Dataset Block Start

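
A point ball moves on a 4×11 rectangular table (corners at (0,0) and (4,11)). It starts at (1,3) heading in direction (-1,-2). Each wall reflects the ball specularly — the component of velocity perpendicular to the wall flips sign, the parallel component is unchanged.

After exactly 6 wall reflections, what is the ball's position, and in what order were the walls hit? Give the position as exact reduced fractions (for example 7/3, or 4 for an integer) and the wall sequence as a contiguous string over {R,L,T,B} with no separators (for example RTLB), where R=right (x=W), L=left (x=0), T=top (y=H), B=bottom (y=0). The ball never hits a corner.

Final position: (7/2,0)
Wall sequence: LBRTLB

1. t=1 → L at (0,1); v=(1,-2)
2. t=1/2 → B at (1/2,0); v=(1,2)
3. t=7/2 → R at (4,7); v=(-1,2)
4. t=2 → T at (2,11); v=(-1,-2)
5. t=2 → L at (0,7); v=(1,-2)
6. t=7/2 → B at (7/2,0); v=(1,2)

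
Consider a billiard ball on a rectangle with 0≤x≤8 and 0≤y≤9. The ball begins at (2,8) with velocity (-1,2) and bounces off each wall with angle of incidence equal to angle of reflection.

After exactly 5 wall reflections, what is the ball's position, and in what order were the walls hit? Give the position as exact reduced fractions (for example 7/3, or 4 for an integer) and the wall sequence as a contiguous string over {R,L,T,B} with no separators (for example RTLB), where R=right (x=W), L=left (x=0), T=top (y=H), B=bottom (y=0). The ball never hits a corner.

1. t=1/2 → T at (3/2,9); v=(-1,-2)
2. t=3/2 → L at (0,6); v=(1,-2)
3. t=3 → B at (3,0); v=(1,2)
4. t=9/2 → T at (15/2,9); v=(1,-2)
5. t=1/2 → R at (8,8); v=(-1,-2)

Final position: (8,8)
Wall sequence: TLBTR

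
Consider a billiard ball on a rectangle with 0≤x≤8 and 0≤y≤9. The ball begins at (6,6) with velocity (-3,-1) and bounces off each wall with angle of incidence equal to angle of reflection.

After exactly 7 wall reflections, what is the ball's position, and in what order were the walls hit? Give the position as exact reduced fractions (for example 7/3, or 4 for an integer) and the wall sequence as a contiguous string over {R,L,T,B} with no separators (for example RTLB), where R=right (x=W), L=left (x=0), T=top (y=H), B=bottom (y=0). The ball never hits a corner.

Final position: (7,9)
Wall sequence: LRBLRLT

1. t=2 → L at (0,4); v=(3,-1)
2. t=8/3 → R at (8,4/3); v=(-3,-1)
3. t=4/3 → B at (4,0); v=(-3,1)
4. t=4/3 → L at (0,4/3); v=(3,1)
5. t=8/3 → R at (8,4); v=(-3,1)
6. t=8/3 → L at (0,20/3); v=(3,1)
7. t=7/3 → T at (7,9); v=(3,-1)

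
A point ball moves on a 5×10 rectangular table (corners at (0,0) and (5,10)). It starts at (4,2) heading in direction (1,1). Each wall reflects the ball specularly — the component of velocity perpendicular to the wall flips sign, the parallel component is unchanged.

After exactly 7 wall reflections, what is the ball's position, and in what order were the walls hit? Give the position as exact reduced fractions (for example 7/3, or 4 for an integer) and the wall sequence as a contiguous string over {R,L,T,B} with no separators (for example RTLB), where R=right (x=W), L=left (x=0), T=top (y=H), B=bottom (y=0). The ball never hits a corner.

1. t=1 → R at (5,3); v=(-1,1)
2. t=5 → L at (0,8); v=(1,1)
3. t=2 → T at (2,10); v=(1,-1)
4. t=3 → R at (5,7); v=(-1,-1)
5. t=5 → L at (0,2); v=(1,-1)
6. t=2 → B at (2,0); v=(1,1)
7. t=3 → R at (5,3); v=(-1,1)

Final position: (5,3)
Wall sequence: RLTRLBR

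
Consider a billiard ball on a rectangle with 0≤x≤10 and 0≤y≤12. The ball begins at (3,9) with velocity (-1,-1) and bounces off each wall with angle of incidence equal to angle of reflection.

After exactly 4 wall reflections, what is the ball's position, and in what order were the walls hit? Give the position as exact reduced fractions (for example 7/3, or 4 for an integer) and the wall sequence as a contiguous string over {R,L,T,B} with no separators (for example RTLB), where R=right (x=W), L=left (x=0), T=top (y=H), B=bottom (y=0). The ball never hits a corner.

Final position: (2,12)
Wall sequence: LBRT

1. t=3 → L at (0,6); v=(1,-1)
2. t=6 → B at (6,0); v=(1,1)
3. t=4 → R at (10,4); v=(-1,1)
4. t=8 → T at (2,12); v=(-1,-1)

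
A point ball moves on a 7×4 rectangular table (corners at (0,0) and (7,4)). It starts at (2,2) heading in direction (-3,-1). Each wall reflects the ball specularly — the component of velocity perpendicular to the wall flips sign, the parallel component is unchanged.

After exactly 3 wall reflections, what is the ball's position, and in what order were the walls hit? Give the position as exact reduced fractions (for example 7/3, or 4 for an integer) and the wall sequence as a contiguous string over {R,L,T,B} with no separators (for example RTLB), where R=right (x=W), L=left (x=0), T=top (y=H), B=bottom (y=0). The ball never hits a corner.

1. t=2/3 → L at (0,4/3); v=(3,-1)
2. t=4/3 → B at (4,0); v=(3,1)
3. t=1 → R at (7,1); v=(-3,1)

Final position: (7,1)
Wall sequence: LBR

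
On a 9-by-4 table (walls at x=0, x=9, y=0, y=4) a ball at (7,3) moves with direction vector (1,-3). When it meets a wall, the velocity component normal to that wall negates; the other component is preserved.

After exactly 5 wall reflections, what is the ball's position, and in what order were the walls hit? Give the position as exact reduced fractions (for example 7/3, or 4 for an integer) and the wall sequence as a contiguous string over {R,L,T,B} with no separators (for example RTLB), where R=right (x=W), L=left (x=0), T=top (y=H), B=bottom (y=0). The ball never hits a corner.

1. t=1 → B at (8,0); v=(1,3)
2. t=1 → R at (9,3); v=(-1,3)
3. t=1/3 → T at (26/3,4); v=(-1,-3)
4. t=4/3 → B at (22/3,0); v=(-1,3)
5. t=4/3 → T at (6,4); v=(-1,-3)

Final position: (6,4)
Wall sequence: BRTBT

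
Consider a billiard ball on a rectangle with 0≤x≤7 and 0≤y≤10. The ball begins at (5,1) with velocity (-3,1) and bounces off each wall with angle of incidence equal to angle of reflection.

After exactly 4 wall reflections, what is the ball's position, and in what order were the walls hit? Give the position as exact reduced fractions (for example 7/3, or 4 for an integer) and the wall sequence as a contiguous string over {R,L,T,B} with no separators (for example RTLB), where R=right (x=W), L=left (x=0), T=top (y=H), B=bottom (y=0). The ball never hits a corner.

1. t=5/3 → L at (0,8/3); v=(3,1)
2. t=7/3 → R at (7,5); v=(-3,1)
3. t=7/3 → L at (0,22/3); v=(3,1)
4. t=7/3 → R at (7,29/3); v=(-3,1)

Final position: (7,29/3)
Wall sequence: LRLR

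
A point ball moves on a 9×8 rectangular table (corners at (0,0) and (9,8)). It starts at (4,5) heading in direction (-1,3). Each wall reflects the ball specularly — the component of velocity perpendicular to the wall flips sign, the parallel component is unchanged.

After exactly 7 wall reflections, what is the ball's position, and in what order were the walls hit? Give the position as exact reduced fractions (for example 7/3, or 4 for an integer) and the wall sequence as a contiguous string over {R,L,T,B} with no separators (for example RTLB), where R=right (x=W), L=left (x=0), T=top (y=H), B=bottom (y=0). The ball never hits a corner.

Final position: (9,4)
Wall sequence: TBLTBTR

1. t=1 → T at (3,8); v=(-1,-3)
2. t=8/3 → B at (1/3,0); v=(-1,3)
3. t=1/3 → L at (0,1); v=(1,3)
4. t=7/3 → T at (7/3,8); v=(1,-3)
5. t=8/3 → B at (5,0); v=(1,3)
6. t=8/3 → T at (23/3,8); v=(1,-3)
7. t=4/3 → R at (9,4); v=(-1,-3)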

Dataset Block End

__Work order__
Write the lines out again exactly, beginning at the line that contains "Consider a billiard ball on a rectangle with 0≤x≤7" and stopping only at the final line of the listing above.

__Answer to this exercise__
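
Consider a billiard ball on a rectangle with 0≤x≤7 and 0≤y≤10. The ball begins at (5,1) with velocity (-3,1) and bounces off each wall with angle of incidence equal to angle of reflection.

After exactly 4 wall reflections, what is the ball's position, and in what order were the walls hit? Give the position as exact reduced fractions (for example 7/3, or 4 for an integer) and the wall sequence as a contiguous string over {R,L,T,B} with no separators (for example RTLB), where R=right (x=W), L=left (x=0), T=top (y=H), B=bottom (y=0). The ball never hits a corner.

1. t=5/3 → L at (0,8/3); v=(3,1)
2. t=7/3 → R at (7,5); v=(-3,1)
3. t=7/3 → L at (0,22/3); v=(3,1)
4. t=7/3 → R at (7,29/3); v=(-3,1)

Final position: (7,29/3)
Wall sequence: LRLR

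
A point ball moves on a 9×8 rectangular table (corners at (0,0) and (9,8)). It starts at (4,5) heading in direction (-1,3). Each wall reflects the ball specularly — the component of velocity perpendicular to the wall flips sign, the parallel component is unchanged.

After exactly 7 wall reflections, what is the ball's position, and in what order were the walls hit? Give the position as exact reduced fractions (for example 7/3, or 4 for an integer) and the wall sequence as a contiguous string over {R,L,T,B} with no separators (for example RTLB), where R=right (x=W), L=left (x=0), T=top (y=H), B=bottom (y=0). The ball never hits a corner.

Final position: (9,4)
Wall sequence: TBLTBTR

1. t=1 → T at (3,8); v=(-1,-3)
2. t=8/3 → B at (1/3,0); v=(-1,3)
3. t=1/3 → L at (0,1); v=(1,3)
4. t=7/3 → T at (7/3,8); v=(1,-3)
5. t=8/3 → B at (5,0); v=(1,3)
6. t=8/3 → T at (23/3,8); v=(1,-3)
7. t=4/3 → R at (9,4); v=(-1,-3)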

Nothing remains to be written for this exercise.